Stored data
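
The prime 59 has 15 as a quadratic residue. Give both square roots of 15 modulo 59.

29, 30

Since 59 ≡ 3 (mod 4), a square root of 15 is 15^((59+1)/4) = 15^15 mod 59.
Repeated squaring: 15^2≡48, 15^4≡3, 15^8≡9 (mod 59).
15^15 = 15^(8+4+2+1) ≡ 29 (mod 59).
Check: 29² = 841 ≡ 15 (mod 59). The two roots are 29 and 30.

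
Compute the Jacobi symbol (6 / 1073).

Pull out 2: since 1073 ≡ 1 (mod 8), (2/1073) = +1.
Reciprocity: 3 ≡ 3 and 1073 ≡ 1 (mod 4), so (3/1073) = +(1073/3).
Reduce top mod 3: now compute (2/3).
Pull out 2: since 3 ≡ 3 (mod 8), (2/3) = -1.
Reached (1/3) = 1. Collecting the sign flips along the way, the symbol is -1.

-1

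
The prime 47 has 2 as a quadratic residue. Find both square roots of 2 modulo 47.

Since 47 ≡ 3 (mod 4), a square root of 2 is 2^((47+1)/4) = 2^12 mod 47.
Repeated squaring: 2^2≡4, 2^4≡16, 2^8≡21 (mod 47).
2^12 = 2^(8+4) ≡ 7 (mod 47).
Check: 7² = 49 ≡ 2 (mod 47). The two roots are 7 and 40.

7, 40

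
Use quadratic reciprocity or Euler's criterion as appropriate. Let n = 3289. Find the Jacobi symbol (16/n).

Pull out 2^4: since 3289 ≡ 1 (mod 8), (2/3289) = +1, so (2/3289)^4 = +1.
Reached (1/3289) = 1. Collecting the sign flips along the way, the symbol is +1.

1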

Try it
In the answer, include exactly the lines from the line containing "Use quadratic reciprocity" through the end of the data, and nothing else.

Problem solution
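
Use quadratic reciprocity or Euler's criterion as appropriate. Let n = 3289. Find the Jacobi symbol (16/n).

Pull out 2^4: since 3289 ≡ 1 (mod 8), (2/3289) = +1, so (2/3289)^4 = +1.
Reached (1/3289) = 1. Collecting the sign flips along the way, the symbol is +1.

1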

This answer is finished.